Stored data
Content starts

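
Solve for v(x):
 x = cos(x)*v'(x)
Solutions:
 v(x) = C1 + Integral(x/cos(x), x)


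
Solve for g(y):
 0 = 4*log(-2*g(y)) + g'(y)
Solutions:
 Integral(1/(log(-_y) + log(2)), (_y, g(y)))/4 = C1 - y


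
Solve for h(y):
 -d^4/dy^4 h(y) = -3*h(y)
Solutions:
 h(y) = C1*exp(-3^(1/4)*y) + C2*exp(3^(1/4)*y) + C3*sin(3^(1/4)*y) + C4*cos(3^(1/4)*y)


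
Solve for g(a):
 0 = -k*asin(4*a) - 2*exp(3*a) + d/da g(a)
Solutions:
 g(a) = C1 + k*(a*asin(4*a) + sqrt(1 - 16*a^2)/4) + 2*exp(3*a)/3


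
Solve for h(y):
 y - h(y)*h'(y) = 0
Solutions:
 h(y) = -sqrt(C1 + y^2)
 h(y) = sqrt(C1 + y^2)


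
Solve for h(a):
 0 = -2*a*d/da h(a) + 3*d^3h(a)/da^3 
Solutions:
 h(a) = C1 + Integral(C2*airyai(2^(1/3)*3^(2/3)*a/3) + C3*airybi(2^(1/3)*3^(2/3)*a/3), a)


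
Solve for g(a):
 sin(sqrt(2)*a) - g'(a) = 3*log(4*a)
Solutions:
 g(a) = C1 - 3*a*log(a) - 6*a*log(2) + 3*a - sqrt(2)*cos(sqrt(2)*a)/2


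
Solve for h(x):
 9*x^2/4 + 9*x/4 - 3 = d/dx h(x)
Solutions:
 h(x) = C1 + 3*x^3/4 + 9*x^2/8 - 3*x


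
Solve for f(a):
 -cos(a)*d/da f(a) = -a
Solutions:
 f(a) = C1 + Integral(a/cos(a), a)


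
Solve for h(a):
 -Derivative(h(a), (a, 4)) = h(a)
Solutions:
 h(a) = (C1*sin(sqrt(2)*a/2) + C2*cos(sqrt(2)*a/2))*exp(-sqrt(2)*a/2) + (C3*sin(sqrt(2)*a/2) + C4*cos(sqrt(2)*a/2))*exp(sqrt(2)*a/2)


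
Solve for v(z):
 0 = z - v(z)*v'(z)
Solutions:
 v(z) = -sqrt(C1 + z^2)
 v(z) = sqrt(C1 + z^2)


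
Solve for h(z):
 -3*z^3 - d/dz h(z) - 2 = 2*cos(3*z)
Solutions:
 h(z) = C1 - 3*z^4/4 - 2*z - 2*sin(3*z)/3


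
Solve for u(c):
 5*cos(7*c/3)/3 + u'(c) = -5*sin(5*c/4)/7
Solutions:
 u(c) = C1 - 5*sin(7*c/3)/7 + 4*cos(5*c/4)/7


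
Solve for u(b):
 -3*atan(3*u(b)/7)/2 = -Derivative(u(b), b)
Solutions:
 Integral(1/atan(3*_y/7), (_y, u(b))) = C1 + 3*b/2


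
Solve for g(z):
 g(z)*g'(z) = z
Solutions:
 g(z) = -sqrt(C1 + z^2)
 g(z) = sqrt(C1 + z^2)


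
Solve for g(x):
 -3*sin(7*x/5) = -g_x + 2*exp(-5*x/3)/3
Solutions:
 g(x) = C1 - 15*cos(7*x/5)/7 - 2*exp(-5*x/3)/5


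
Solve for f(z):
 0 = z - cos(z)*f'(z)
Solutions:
 f(z) = C1 + Integral(z/cos(z), z)


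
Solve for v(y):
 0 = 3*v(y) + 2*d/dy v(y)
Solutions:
 v(y) = C1*exp(-3*y/2)


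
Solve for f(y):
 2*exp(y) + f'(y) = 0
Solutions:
 f(y) = C1 - 2*exp(y)


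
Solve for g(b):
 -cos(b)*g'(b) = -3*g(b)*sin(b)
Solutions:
 g(b) = C1/cos(b)^3


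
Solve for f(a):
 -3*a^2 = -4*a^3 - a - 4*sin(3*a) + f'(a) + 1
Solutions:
 f(a) = C1 + a^4 - a^3 + a^2/2 - a - 4*cos(3*a)/3


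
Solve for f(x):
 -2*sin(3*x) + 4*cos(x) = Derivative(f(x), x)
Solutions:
 f(x) = C1 + 4*sin(x) + 2*cos(3*x)/3


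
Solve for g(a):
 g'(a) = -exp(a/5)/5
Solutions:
 g(a) = C1 - exp(a)^(1/5)


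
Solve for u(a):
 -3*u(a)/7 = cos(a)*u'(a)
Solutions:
 u(a) = C1*(sin(a) - 1)^(3/14)/(sin(a) + 1)^(3/14)


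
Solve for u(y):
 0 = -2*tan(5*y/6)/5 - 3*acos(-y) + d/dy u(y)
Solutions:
 u(y) = C1 + 3*y*acos(-y) + 3*sqrt(1 - y^2) - 12*log(cos(5*y/6))/25


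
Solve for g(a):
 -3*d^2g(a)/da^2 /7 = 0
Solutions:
 g(a) = C1 + C2*a


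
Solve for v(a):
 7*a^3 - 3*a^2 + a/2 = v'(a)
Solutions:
 v(a) = C1 + 7*a^4/4 - a^3 + a^2/4


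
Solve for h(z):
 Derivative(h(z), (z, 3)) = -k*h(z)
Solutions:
 h(z) = C1*exp(z*(-k)^(1/3)) + C2*exp(z*(-k)^(1/3)*(-1 + sqrt(3)*I)/2) + C3*exp(-z*(-k)^(1/3)*(1 + sqrt(3)*I)/2)


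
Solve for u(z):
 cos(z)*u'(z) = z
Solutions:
 u(z) = C1 + Integral(z/cos(z), z)


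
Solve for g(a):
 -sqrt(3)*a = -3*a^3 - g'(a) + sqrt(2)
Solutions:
 g(a) = C1 - 3*a^4/4 + sqrt(3)*a^2/2 + sqrt(2)*a


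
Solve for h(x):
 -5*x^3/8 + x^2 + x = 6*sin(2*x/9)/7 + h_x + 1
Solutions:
 h(x) = C1 - 5*x^4/32 + x^3/3 + x^2/2 - x + 27*cos(2*x/9)/7


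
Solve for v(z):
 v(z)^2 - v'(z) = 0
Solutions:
 v(z) = -1/(C1 + z)


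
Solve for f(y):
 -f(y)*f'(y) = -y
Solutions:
 f(y) = -sqrt(C1 + y^2)
 f(y) = sqrt(C1 + y^2)


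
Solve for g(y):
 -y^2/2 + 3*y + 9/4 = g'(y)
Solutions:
 g(y) = C1 - y^3/6 + 3*y^2/2 + 9*y/4


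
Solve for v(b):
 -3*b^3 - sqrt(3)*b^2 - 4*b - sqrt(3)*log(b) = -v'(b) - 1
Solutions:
 v(b) = C1 + 3*b^4/4 + sqrt(3)*b^3/3 + 2*b^2 + sqrt(3)*b*log(b) - sqrt(3)*b - b


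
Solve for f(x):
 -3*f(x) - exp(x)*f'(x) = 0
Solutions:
 f(x) = C1*exp(3*exp(-x))


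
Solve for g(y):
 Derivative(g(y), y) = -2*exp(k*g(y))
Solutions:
 g(y) = Piecewise((log(1/(C1*k + 2*k*y))/k, Ne(k, 0)), (nan, True))
 g(y) = Piecewise((C1 - 2*y, Eq(k, 0)), (nan, True))


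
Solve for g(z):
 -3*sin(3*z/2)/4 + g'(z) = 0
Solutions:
 g(z) = C1 - cos(3*z/2)/2


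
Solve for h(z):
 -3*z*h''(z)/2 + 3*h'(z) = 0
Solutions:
 h(z) = C1 + C2*z^3


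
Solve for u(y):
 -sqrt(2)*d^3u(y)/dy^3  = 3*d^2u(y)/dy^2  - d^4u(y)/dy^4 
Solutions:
 u(y) = C1 + C2*y + C3*exp(y*(-sqrt(14) + sqrt(2))/2) + C4*exp(y*(sqrt(2) + sqrt(14))/2)


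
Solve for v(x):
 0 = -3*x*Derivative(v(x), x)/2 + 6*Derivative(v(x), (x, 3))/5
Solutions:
 v(x) = C1 + Integral(C2*airyai(10^(1/3)*x/2) + C3*airybi(10^(1/3)*x/2), x)


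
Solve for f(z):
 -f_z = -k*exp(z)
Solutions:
 f(z) = C1 + k*exp(z)


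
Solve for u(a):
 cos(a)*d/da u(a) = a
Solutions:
 u(a) = C1 + Integral(a/cos(a), a)


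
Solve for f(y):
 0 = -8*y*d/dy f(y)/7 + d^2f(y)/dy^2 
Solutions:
 f(y) = C1 + C2*erfi(2*sqrt(7)*y/7)


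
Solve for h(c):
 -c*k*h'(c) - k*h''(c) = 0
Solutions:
 h(c) = C1 + C2*erf(sqrt(2)*c/2)


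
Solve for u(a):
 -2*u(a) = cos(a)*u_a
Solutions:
 u(a) = C1*(sin(a) - 1)/(sin(a) + 1)


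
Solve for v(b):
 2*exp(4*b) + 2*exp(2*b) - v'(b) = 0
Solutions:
 v(b) = C1 + exp(4*b)/2 + exp(2*b)


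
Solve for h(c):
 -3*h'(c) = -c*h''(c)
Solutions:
 h(c) = C1 + C2*c^4


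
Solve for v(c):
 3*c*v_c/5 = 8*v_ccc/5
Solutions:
 v(c) = C1 + Integral(C2*airyai(3^(1/3)*c/2) + C3*airybi(3^(1/3)*c/2), c)


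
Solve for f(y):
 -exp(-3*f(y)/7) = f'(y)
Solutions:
 f(y) = 7*log(C1 - 3*y/7)/3
 f(y) = 7*log(7^(2/3)*(-3^(1/3) - 3^(5/6)*I)*(C1 - y)^(1/3)/14)
 f(y) = 7*log(7^(2/3)*(-3^(1/3) + 3^(5/6)*I)*(C1 - y)^(1/3)/14)


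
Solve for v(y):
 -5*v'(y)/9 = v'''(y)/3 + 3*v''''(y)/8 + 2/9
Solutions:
 v(y) = C1 + C2*exp(y*(-16 + 32*2^(1/3)/(27*sqrt(19505) + 3773)^(1/3) + 2^(2/3)*(27*sqrt(19505) + 3773)^(1/3))/54)*sin(2^(1/3)*sqrt(3)*y*(-2^(1/3)*(27*sqrt(19505) + 3773)^(1/3) + 32/(27*sqrt(19505) + 3773)^(1/3))/54) + C3*exp(y*(-16 + 32*2^(1/3)/(27*sqrt(19505) + 3773)^(1/3) + 2^(2/3)*(27*sqrt(19505) + 3773)^(1/3))/54)*cos(2^(1/3)*sqrt(3)*y*(-2^(1/3)*(27*sqrt(19505) + 3773)^(1/3) + 32/(27*sqrt(19505) + 3773)^(1/3))/54) + C4*exp(-y*(32*2^(1/3)/(27*sqrt(19505) + 3773)^(1/3) + 8 + 2^(2/3)*(27*sqrt(19505) + 3773)^(1/3))/27) - 2*y/5


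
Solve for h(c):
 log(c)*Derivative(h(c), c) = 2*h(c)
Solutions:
 h(c) = C1*exp(2*li(c))


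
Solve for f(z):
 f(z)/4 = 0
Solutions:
 f(z) = 0


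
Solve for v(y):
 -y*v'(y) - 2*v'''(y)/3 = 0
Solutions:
 v(y) = C1 + Integral(C2*airyai(-2^(2/3)*3^(1/3)*y/2) + C3*airybi(-2^(2/3)*3^(1/3)*y/2), y)


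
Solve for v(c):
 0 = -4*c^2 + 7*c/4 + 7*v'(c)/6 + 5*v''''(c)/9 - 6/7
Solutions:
 v(c) = C1 + C4*exp(-10^(2/3)*21^(1/3)*c/10) + 8*c^3/7 - 3*c^2/4 + 36*c/49 + (C2*sin(10^(2/3)*3^(5/6)*7^(1/3)*c/20) + C3*cos(10^(2/3)*3^(5/6)*7^(1/3)*c/20))*exp(10^(2/3)*21^(1/3)*c/20)


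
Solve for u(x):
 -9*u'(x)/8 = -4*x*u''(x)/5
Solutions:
 u(x) = C1 + C2*x^(77/32)


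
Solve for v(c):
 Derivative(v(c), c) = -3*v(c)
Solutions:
 v(c) = C1*exp(-3*c)


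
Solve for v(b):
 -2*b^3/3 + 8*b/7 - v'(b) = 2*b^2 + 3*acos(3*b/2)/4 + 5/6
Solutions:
 v(b) = C1 - b^4/6 - 2*b^3/3 + 4*b^2/7 - 3*b*acos(3*b/2)/4 - 5*b/6 + sqrt(4 - 9*b^2)/4


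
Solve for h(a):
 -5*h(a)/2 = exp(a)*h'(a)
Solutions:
 h(a) = C1*exp(5*exp(-a)/2)


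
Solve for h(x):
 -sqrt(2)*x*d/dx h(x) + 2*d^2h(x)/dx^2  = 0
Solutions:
 h(x) = C1 + C2*erfi(2^(1/4)*x/2)


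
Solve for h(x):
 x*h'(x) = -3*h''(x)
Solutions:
 h(x) = C1 + C2*erf(sqrt(6)*x/6)


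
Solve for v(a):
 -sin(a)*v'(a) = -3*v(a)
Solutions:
 v(a) = C1*(cos(a) - 1)^(3/2)/(cos(a) + 1)^(3/2)


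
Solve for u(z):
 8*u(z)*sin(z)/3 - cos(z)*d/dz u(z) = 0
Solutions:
 u(z) = C1/cos(z)^(8/3)


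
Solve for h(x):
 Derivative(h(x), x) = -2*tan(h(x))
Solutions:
 h(x) = pi - asin(C1*exp(-2*x))
 h(x) = asin(C1*exp(-2*x))


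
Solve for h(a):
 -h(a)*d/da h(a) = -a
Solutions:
 h(a) = -sqrt(C1 + a^2)
 h(a) = sqrt(C1 + a^2)


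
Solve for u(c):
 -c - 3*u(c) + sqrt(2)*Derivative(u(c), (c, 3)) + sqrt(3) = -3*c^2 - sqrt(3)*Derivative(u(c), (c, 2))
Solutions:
 u(c) = C1*exp(-c*(6^(2/3)/(-sqrt(6) + sqrt(-6 + (-sqrt(6) + 27*sqrt(2))^2) + 27*sqrt(2))^(1/3) + 2*sqrt(6) + 6^(1/3)*(-sqrt(6) + sqrt(-6 + (-sqrt(6) + 27*sqrt(2))^2) + 27*sqrt(2))^(1/3))/12)*sin(2^(1/3)*3^(1/6)*c*(-3^(2/3)*(-sqrt(6) + sqrt(-6 + (-sqrt(6) + 27*sqrt(2))^2) + 27*sqrt(2))^(1/3) + 3*2^(1/3)/(-sqrt(6) + sqrt(-6 + (-sqrt(6) + 27*sqrt(2))^2) + 27*sqrt(2))^(1/3))/12) + C2*exp(-c*(6^(2/3)/(-sqrt(6) + sqrt(-6 + (-sqrt(6) + 27*sqrt(2))^2) + 27*sqrt(2))^(1/3) + 2*sqrt(6) + 6^(1/3)*(-sqrt(6) + sqrt(-6 + (-sqrt(6) + 27*sqrt(2))^2) + 27*sqrt(2))^(1/3))/12)*cos(2^(1/3)*3^(1/6)*c*(-3^(2/3)*(-sqrt(6) + sqrt(-6 + (-sqrt(6) + 27*sqrt(2))^2) + 27*sqrt(2))^(1/3) + 3*2^(1/3)/(-sqrt(6) + sqrt(-6 + (-sqrt(6) + 27*sqrt(2))^2) + 27*sqrt(2))^(1/3))/12) + C3*exp(c*(-sqrt(6) + 6^(2/3)/(-sqrt(6) + sqrt(-6 + (-sqrt(6) + 27*sqrt(2))^2) + 27*sqrt(2))^(1/3) + 6^(1/3)*(-sqrt(6) + sqrt(-6 + (-sqrt(6) + 27*sqrt(2))^2) + 27*sqrt(2))^(1/3))/6) + c^2 - c/3 + sqrt(3)


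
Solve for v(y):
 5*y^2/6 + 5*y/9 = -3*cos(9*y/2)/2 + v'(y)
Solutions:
 v(y) = C1 + 5*y^3/18 + 5*y^2/18 + sin(9*y/2)/3


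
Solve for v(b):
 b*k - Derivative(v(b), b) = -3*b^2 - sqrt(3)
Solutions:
 v(b) = C1 + b^3 + b^2*k/2 + sqrt(3)*b


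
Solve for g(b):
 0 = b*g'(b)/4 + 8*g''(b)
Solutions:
 g(b) = C1 + C2*erf(b/8)


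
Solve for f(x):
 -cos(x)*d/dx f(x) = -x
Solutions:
 f(x) = C1 + Integral(x/cos(x), x)


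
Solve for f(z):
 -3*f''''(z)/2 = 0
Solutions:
 f(z) = C1 + C2*z + C3*z^2 + C4*z^3


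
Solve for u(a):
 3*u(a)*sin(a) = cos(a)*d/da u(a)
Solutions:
 u(a) = C1/cos(a)^3


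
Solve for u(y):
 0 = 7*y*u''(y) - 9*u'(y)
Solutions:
 u(y) = C1 + C2*y^(16/7)


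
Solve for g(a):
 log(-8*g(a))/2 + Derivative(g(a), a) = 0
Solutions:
 2*Integral(1/(log(-_y) + 3*log(2)), (_y, g(a))) = C1 - a


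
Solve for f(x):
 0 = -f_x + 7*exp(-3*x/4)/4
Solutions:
 f(x) = C1 - 7*exp(-3*x/4)/3


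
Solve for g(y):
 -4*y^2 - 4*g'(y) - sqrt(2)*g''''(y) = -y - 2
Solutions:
 g(y) = C1 + C4*exp(-sqrt(2)*y) - y^3/3 + y^2/8 + y/2 + (C2*sin(sqrt(6)*y/2) + C3*cos(sqrt(6)*y/2))*exp(sqrt(2)*y/2)


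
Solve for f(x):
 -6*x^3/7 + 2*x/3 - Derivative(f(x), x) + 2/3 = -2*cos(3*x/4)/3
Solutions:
 f(x) = C1 - 3*x^4/14 + x^2/3 + 2*x/3 + 8*sin(3*x/4)/9


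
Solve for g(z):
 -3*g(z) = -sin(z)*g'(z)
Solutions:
 g(z) = C1*(cos(z) - 1)^(3/2)/(cos(z) + 1)^(3/2)


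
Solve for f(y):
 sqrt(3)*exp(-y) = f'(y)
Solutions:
 f(y) = C1 - sqrt(3)*exp(-y)


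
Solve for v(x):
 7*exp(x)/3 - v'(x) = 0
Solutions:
 v(x) = C1 + 7*exp(x)/3


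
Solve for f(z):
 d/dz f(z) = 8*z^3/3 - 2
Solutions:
 f(z) = C1 + 2*z^4/3 - 2*z


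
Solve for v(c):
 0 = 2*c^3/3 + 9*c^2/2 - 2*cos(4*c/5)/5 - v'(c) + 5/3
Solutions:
 v(c) = C1 + c^4/6 + 3*c^3/2 + 5*c/3 - sin(4*c/5)/2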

Content ends

_Directions for this task_
Copy the lines above exactly, beginning at the line that has "Derivative(v(c), c) = -3*v(c)" and stopping after the line that has "-c - 3*u(c) + sqrt(2)*Derivative(u(c), (c, 3))", and omit the rest.

_Output of the exercise_
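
 Derivative(v(c), c) = -3*v(c)
Solutions:
 v(c) = C1*exp(-3*c)


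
Solve for v(b):
 -2*b^3/3 + 8*b/7 - v'(b) = 2*b^2 + 3*acos(3*b/2)/4 + 5/6
Solutions:
 v(b) = C1 - b^4/6 - 2*b^3/3 + 4*b^2/7 - 3*b*acos(3*b/2)/4 - 5*b/6 + sqrt(4 - 9*b^2)/4


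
Solve for h(a):
 -5*h(a)/2 = exp(a)*h'(a)
Solutions:
 h(a) = C1*exp(5*exp(-a)/2)


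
Solve for h(x):
 -sqrt(2)*x*d/dx h(x) + 2*d^2h(x)/dx^2  = 0
Solutions:
 h(x) = C1 + C2*erfi(2^(1/4)*x/2)


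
Solve for h(x):
 x*h'(x) = -3*h''(x)
Solutions:
 h(x) = C1 + C2*erf(sqrt(6)*x/6)


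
Solve for v(a):
 -sin(a)*v'(a) = -3*v(a)
Solutions:
 v(a) = C1*(cos(a) - 1)^(3/2)/(cos(a) + 1)^(3/2)


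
Solve for u(z):
 8*u(z)*sin(z)/3 - cos(z)*d/dz u(z) = 0
Solutions:
 u(z) = C1/cos(z)^(8/3)


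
Solve for h(x):
 Derivative(h(x), x) = -2*tan(h(x))
Solutions:
 h(x) = pi - asin(C1*exp(-2*x))
 h(x) = asin(C1*exp(-2*x))


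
Solve for h(a):
 -h(a)*d/da h(a) = -a
Solutions:
 h(a) = -sqrt(C1 + a^2)
 h(a) = sqrt(C1 + a^2)


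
Solve for u(c):
 -c - 3*u(c) + sqrt(2)*Derivative(u(c), (c, 3)) + sqrt(3) = -3*c^2 - sqrt(3)*Derivative(u(c), (c, 2))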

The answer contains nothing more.